_What the task requires:_
In the entries below, find the line with "Notation: λ (x" and the line with "(λ (k : Nat)". Return those two lines and all lines between them, exactly.

---------- The input ----------

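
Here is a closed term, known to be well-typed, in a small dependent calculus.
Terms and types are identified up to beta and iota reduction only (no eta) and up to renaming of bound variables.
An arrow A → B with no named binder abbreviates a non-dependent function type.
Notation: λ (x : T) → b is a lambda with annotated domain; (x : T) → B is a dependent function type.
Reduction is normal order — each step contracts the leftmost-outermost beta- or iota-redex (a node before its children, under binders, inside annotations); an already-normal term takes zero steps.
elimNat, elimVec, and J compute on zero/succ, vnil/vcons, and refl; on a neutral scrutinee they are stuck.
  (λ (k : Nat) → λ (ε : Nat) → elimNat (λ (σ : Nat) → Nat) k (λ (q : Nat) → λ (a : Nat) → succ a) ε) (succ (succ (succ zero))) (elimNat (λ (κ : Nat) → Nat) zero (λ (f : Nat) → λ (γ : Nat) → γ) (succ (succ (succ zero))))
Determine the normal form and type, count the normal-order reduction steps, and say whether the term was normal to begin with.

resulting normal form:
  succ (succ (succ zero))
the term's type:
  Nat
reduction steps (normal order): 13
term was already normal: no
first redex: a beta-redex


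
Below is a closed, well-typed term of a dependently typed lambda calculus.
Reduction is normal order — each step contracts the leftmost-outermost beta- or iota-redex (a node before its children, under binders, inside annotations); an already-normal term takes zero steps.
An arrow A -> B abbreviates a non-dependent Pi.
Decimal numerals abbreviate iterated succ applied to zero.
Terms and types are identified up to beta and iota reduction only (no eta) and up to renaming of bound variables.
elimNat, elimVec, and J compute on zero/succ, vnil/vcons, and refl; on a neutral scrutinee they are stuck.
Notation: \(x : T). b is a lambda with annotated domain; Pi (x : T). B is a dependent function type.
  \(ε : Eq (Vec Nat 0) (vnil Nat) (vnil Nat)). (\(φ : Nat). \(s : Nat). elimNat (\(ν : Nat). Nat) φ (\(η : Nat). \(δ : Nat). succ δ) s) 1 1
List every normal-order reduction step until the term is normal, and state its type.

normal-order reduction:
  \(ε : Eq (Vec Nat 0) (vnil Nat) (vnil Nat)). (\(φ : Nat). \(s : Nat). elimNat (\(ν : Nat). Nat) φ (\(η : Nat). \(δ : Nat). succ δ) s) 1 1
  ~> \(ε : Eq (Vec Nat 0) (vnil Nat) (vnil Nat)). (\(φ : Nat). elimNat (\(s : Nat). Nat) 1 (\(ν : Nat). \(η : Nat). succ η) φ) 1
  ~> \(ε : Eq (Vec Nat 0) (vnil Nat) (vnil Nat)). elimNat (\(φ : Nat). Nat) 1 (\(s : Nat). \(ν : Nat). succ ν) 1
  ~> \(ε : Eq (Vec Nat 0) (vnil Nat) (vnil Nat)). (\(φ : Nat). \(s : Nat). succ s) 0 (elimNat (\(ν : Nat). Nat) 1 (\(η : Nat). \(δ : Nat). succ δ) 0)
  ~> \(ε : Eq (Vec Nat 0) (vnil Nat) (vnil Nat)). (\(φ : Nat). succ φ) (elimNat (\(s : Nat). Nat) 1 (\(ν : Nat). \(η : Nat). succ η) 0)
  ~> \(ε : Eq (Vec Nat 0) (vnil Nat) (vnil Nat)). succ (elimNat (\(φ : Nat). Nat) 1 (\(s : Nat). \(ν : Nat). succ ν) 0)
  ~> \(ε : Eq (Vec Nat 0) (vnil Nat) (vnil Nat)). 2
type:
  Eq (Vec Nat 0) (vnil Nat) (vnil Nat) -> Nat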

----------
---------- The input ----------

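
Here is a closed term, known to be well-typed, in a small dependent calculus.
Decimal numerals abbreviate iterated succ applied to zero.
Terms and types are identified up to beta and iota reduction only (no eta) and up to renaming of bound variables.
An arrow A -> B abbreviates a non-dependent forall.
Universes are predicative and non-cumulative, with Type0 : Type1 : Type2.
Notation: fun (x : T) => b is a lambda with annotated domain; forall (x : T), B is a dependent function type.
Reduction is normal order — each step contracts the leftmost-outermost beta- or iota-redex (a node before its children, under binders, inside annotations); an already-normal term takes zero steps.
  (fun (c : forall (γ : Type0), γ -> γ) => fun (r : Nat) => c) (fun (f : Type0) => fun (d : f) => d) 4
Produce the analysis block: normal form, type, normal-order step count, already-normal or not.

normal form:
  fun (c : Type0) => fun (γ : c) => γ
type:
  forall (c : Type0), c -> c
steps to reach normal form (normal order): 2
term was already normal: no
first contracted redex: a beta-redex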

----------
---------- The input ----------

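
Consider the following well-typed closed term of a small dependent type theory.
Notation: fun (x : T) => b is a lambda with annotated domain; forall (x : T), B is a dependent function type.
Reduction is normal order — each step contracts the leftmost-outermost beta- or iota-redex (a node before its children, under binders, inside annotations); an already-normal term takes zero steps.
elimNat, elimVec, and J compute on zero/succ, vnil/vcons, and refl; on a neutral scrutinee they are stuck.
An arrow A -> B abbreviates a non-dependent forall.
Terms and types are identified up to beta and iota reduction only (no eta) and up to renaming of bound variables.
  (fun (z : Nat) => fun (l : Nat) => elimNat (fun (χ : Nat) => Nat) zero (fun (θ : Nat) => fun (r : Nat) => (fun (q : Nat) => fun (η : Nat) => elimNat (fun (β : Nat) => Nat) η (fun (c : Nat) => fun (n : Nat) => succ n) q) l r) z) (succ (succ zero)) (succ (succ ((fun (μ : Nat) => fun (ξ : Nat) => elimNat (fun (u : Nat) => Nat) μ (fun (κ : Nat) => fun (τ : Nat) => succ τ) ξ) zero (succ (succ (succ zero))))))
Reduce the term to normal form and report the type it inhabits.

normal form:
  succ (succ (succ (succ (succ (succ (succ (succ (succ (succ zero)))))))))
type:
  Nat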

----------

_Answer to this exercise:_
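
Notation: λ (x : T) → b is a lambda with annotated domain; (x : T) → B is a dependent function type.
Reduction is normal order — each step contracts the leftmost-outermost beta- or iota-redex (a node before its children, under binders, inside annotations); an already-normal term takes zero steps.
elimNat, elimVec, and J compute on zero/succ, vnil/vcons, and refl; on a neutral scrutinee they are stuck.
  (λ (k : Nat) → λ (ε : Nat) → elimNat (λ (σ : Nat) → Nat) k (λ (q : Nat) → λ (a : Nat) → succ a) ε) (succ (succ (succ zero))) (elimNat (λ (κ : Nat) → Nat) zero (λ (f : Nat) → λ (γ : Nat) → γ) (succ (succ (succ zero))))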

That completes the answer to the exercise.